■ **Dataset content**:

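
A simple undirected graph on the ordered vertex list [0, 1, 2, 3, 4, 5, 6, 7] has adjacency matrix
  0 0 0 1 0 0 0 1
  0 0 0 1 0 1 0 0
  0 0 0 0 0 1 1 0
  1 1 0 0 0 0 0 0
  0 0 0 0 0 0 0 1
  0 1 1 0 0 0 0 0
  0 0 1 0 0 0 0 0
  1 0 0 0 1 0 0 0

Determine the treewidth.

1

A width-1 tree decomposition is:
Bags: B1 = {4, 7}  B2 = {0, 7}  B3 = {0, 3}  B4 = {1, 3}  B5 = {1, 5}  B6 = {2, 5}  B7 = {2, 6}
Tree: B1–B2, B2–B3, B3–B4, B4–B5, B5–B6, B6–B7
Every bag has size at most 2, so the width is 2 − 1 = 1 and tw(G) ≤ 1. Any graph with an edge has treewidth ≥ 1, and G has the edge 4–7. Therefore the treewidth is 1.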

■ **Required work**: Would you print exactly the lines from the first line of the entries above through the line that has "1 0 0 0 1 0 0 0", both included, and stop there?

■ **Answer to this problem**:
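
A simple undirected graph on the ordered vertex list [0, 1, 2, 3, 4, 5, 6, 7] has adjacency matrix
  0 0 0 1 0 0 0 1
  0 0 0 1 0 1 0 0
  0 0 0 0 0 1 1 0
  1 1 0 0 0 0 0 0
  0 0 0 0 0 0 0 1
  0 1 1 0 0 0 0 0
  0 0 1 0 0 0 0 0
  1 0 0 0 1 0 0 0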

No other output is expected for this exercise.